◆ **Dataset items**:
Segment Open
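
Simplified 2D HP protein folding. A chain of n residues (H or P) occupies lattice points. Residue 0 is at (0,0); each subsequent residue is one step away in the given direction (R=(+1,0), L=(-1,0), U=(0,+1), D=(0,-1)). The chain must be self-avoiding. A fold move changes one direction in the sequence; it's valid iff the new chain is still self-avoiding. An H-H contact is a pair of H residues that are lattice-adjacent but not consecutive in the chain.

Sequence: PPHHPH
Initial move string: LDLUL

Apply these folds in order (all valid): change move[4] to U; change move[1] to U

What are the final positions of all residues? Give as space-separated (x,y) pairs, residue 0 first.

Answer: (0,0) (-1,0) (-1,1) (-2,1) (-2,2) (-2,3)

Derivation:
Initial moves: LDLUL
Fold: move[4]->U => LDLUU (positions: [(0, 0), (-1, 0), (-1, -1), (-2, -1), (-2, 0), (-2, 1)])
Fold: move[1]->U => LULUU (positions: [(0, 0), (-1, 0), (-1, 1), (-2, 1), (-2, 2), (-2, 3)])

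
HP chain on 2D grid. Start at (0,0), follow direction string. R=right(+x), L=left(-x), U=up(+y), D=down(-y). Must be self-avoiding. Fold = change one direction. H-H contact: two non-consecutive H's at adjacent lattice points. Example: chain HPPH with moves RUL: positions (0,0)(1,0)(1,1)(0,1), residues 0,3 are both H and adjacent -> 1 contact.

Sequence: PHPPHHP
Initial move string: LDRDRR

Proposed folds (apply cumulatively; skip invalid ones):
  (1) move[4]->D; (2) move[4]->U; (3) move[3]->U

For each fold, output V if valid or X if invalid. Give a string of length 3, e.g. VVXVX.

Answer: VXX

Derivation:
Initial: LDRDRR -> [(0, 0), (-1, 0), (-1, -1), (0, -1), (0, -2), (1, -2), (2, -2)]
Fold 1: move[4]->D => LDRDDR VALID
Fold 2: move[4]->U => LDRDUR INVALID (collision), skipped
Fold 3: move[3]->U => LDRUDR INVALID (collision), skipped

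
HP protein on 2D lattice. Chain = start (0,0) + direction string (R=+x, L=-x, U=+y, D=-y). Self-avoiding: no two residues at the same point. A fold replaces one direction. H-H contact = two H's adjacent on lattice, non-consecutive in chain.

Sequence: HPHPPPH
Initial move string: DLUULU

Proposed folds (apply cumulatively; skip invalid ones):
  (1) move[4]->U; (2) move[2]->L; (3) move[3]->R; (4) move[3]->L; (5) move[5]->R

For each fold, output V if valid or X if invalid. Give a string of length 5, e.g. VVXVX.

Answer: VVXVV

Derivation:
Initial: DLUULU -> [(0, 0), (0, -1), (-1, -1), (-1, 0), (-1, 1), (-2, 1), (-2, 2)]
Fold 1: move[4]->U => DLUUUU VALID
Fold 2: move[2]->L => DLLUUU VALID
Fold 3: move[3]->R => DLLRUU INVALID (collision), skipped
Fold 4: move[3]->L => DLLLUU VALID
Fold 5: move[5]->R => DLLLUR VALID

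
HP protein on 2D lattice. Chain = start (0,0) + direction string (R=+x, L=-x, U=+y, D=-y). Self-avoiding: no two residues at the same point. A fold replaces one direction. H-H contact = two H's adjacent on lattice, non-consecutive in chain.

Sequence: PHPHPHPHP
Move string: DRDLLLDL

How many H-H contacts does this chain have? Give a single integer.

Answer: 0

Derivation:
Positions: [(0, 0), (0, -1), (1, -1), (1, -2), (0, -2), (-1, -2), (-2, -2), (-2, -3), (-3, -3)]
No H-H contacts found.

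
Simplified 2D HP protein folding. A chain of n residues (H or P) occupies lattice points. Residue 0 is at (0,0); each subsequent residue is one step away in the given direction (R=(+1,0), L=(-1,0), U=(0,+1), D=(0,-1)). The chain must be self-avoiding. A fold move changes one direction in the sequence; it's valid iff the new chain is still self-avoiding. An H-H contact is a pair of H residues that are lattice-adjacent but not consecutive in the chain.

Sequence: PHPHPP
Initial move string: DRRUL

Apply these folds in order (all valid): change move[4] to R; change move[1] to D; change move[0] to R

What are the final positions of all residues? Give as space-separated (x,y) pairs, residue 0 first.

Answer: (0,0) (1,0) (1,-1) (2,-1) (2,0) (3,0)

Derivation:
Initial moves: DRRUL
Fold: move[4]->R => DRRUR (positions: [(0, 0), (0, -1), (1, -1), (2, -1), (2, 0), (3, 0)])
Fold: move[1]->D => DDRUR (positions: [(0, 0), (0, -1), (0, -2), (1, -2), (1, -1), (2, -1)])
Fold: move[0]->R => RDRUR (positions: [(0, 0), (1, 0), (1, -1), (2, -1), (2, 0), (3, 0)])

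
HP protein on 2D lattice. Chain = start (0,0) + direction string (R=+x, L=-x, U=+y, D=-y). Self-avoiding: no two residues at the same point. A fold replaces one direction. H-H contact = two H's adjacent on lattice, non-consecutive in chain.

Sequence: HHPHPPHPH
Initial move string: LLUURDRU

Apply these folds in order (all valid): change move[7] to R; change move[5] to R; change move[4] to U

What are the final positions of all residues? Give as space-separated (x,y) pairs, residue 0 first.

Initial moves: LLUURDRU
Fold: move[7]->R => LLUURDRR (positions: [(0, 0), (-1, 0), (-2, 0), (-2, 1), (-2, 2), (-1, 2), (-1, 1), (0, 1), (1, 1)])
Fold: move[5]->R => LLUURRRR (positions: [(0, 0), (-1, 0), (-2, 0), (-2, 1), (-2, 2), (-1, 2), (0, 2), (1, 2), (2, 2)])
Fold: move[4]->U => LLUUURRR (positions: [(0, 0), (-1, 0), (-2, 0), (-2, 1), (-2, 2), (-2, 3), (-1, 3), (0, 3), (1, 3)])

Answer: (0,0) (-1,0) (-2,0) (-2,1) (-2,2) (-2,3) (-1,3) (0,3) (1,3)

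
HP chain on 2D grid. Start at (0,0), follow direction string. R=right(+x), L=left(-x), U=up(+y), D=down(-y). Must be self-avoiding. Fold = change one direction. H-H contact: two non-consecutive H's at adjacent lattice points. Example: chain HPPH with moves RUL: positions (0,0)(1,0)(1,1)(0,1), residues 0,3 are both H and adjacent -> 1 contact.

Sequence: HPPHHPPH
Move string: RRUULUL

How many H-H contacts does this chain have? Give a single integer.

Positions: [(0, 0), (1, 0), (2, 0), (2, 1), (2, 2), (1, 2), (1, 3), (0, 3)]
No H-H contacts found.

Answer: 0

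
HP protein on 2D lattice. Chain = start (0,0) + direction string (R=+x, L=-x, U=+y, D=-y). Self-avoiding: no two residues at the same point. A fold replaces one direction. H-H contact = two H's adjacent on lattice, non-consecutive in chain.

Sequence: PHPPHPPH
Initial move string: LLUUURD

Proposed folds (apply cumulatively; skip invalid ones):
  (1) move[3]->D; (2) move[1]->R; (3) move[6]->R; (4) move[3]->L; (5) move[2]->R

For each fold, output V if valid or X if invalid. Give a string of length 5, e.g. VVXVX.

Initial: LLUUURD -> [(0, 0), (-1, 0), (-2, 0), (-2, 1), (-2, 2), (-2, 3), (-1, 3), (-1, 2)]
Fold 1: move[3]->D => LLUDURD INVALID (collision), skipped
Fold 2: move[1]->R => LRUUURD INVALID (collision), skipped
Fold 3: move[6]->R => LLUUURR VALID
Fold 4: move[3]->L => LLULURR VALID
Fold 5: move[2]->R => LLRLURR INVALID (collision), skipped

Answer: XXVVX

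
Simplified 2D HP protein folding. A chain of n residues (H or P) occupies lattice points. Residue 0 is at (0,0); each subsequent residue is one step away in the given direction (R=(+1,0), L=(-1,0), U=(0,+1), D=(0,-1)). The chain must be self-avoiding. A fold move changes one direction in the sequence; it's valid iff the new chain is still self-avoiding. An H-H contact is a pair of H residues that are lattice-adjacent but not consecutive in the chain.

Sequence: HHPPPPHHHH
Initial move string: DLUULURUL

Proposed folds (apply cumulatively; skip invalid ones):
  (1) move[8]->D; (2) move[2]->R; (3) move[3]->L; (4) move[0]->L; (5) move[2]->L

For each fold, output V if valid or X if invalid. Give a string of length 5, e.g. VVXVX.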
Segment Closed
Segment Open
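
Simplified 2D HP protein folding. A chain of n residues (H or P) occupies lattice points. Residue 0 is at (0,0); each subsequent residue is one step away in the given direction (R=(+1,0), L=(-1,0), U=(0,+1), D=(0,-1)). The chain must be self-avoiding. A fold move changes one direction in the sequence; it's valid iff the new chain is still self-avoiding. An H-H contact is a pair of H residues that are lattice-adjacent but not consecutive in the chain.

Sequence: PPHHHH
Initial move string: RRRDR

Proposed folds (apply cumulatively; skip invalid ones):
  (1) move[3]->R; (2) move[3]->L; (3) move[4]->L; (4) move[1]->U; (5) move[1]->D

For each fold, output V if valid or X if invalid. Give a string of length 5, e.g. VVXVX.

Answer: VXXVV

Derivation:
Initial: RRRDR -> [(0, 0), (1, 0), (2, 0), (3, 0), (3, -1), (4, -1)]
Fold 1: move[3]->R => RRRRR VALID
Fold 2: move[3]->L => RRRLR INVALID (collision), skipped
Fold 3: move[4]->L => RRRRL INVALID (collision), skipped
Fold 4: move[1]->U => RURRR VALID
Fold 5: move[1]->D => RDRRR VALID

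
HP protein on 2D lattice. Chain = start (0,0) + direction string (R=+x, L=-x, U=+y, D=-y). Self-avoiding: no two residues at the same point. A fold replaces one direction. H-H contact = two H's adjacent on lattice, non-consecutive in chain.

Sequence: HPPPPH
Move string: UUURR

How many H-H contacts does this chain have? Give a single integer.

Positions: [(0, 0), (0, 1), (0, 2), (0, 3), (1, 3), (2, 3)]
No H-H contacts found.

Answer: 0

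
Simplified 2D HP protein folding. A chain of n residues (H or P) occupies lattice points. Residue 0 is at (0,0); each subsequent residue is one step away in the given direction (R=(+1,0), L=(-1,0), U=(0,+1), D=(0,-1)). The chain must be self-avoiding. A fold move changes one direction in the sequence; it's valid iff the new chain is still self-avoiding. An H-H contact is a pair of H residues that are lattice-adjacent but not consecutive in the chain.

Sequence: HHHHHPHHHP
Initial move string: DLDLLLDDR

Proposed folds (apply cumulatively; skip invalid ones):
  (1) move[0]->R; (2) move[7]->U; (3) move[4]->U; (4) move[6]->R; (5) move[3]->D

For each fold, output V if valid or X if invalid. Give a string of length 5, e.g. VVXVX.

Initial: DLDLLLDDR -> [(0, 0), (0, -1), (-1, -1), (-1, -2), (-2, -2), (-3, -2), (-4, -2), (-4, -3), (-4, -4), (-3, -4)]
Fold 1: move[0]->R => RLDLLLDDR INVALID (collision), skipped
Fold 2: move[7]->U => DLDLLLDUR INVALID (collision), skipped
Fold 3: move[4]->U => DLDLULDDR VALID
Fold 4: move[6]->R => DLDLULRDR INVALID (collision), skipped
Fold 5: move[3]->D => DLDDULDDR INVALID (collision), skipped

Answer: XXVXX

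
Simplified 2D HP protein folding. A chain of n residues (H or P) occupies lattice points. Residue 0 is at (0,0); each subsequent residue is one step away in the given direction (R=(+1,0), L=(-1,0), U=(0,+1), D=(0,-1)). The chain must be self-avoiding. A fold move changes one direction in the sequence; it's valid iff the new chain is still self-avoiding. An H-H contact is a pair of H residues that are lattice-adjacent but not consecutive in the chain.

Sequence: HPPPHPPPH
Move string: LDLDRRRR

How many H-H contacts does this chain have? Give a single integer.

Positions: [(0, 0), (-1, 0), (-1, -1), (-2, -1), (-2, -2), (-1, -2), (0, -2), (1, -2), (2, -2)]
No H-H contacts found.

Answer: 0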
Segment Closed
Segment Open
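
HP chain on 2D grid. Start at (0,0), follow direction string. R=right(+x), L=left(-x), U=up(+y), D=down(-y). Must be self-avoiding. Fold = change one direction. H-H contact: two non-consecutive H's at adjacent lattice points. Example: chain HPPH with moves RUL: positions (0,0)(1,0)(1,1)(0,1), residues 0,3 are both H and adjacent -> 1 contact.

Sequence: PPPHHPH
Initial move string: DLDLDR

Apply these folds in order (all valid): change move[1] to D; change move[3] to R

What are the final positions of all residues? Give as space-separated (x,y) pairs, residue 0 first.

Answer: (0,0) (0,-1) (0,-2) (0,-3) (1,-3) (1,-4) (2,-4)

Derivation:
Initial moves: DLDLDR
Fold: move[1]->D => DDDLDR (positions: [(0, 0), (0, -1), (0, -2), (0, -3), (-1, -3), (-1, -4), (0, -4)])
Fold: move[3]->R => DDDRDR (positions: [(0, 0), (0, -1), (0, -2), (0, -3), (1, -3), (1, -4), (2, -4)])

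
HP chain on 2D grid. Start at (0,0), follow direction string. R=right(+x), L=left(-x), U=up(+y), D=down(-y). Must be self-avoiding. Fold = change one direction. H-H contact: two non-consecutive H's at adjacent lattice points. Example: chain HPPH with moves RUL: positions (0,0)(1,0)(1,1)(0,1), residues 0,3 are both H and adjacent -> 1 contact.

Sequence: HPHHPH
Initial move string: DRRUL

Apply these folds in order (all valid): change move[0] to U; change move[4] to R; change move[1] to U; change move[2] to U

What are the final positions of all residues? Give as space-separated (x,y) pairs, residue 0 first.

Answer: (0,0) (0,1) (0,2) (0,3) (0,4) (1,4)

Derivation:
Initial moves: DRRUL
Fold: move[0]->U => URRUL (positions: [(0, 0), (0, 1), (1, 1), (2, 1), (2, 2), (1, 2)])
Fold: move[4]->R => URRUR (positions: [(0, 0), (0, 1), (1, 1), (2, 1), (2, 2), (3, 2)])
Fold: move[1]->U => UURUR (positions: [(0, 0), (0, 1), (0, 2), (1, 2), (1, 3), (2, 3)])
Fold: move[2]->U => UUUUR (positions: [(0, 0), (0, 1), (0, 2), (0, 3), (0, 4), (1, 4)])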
Segment Closed
◆ **Task instructions**:
Retype the entries above exactly, but only from the line containing "Apply these folds in order (all valid): change move[7]" through the line containing "(1) move[3]->D; (2)", both included.

◆ **Task response**:
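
Apply these folds in order (all valid): change move[7] to R; change move[5] to R; change move[4] to U

What are the final positions of all residues? Give as space-separated (x,y) pairs, residue 0 first.

Initial moves: LLUURDRU
Fold: move[7]->R => LLUURDRR (positions: [(0, 0), (-1, 0), (-2, 0), (-2, 1), (-2, 2), (-1, 2), (-1, 1), (0, 1), (1, 1)])
Fold: move[5]->R => LLUURRRR (positions: [(0, 0), (-1, 0), (-2, 0), (-2, 1), (-2, 2), (-1, 2), (0, 2), (1, 2), (2, 2)])
Fold: move[4]->U => LLUUURRR (positions: [(0, 0), (-1, 0), (-2, 0), (-2, 1), (-2, 2), (-2, 3), (-1, 3), (0, 3), (1, 3)])

Answer: (0,0) (-1,0) (-2,0) (-2,1) (-2,2) (-2,3) (-1,3) (0,3) (1,3)

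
HP chain on 2D grid. Start at (0,0), follow direction string. R=right(+x), L=left(-x), U=up(+y), D=down(-y). Must be self-avoiding. Fold = change one direction. H-H contact: two non-consecutive H's at adjacent lattice points. Example: chain HPPH with moves RUL: positions (0,0)(1,0)(1,1)(0,1), residues 0,3 are both H and adjacent -> 1 contact.

Sequence: HPPHHPPH
Move string: RRUULUL

How many H-H contacts does this chain have? Give a single integer.

Positions: [(0, 0), (1, 0), (2, 0), (2, 1), (2, 2), (1, 2), (1, 3), (0, 3)]
No H-H contacts found.

Answer: 0

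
HP protein on 2D lattice. Chain = start (0,0) + direction string (R=+x, L=-x, U=+y, D=-y). Self-avoiding: no two residues at the same point. A fold replaces one direction. H-H contact = two H's adjacent on lattice, non-consecutive in chain.

Sequence: PHPPHPPH
Initial move string: LLUUURD

Proposed folds (apply cumulatively; skip invalid ones):
  (1) move[3]->D; (2) move[1]->R; (3) move[6]->R; (4) move[3]->L; (5) move[2]->R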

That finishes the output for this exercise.